TASK GOAL
Produce the records again in full, exactly as shown below.

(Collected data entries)
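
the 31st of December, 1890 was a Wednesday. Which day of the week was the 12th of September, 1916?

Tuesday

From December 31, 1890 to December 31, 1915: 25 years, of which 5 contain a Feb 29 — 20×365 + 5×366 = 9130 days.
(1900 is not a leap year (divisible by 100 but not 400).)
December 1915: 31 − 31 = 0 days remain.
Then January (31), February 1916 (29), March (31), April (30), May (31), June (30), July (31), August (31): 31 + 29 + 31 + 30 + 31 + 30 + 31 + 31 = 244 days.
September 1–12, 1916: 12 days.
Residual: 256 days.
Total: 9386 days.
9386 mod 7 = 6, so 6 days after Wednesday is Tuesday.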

RESULT FOR THIS EXERCISE
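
the 31st of December, 1890 was a Wednesday. Which day of the week was the 12th of September, 1916?

Tuesday

From December 31, 1890 to December 31, 1915: 25 years, of which 5 contain a Feb 29 — 20×365 + 5×366 = 9130 days.
(1900 is not a leap year (divisible by 100 but not 400).)
December 1915: 31 − 31 = 0 days remain.
Then January (31), February 1916 (29), March (31), April (30), May (31), June (30), July (31), August (31): 31 + 29 + 31 + 30 + 31 + 30 + 31 + 31 = 244 days.
September 1–12, 1916: 12 days.
Residual: 256 days.
Total: 9386 days.
9386 mod 7 = 6, so 6 days after Wednesday is Tuesday.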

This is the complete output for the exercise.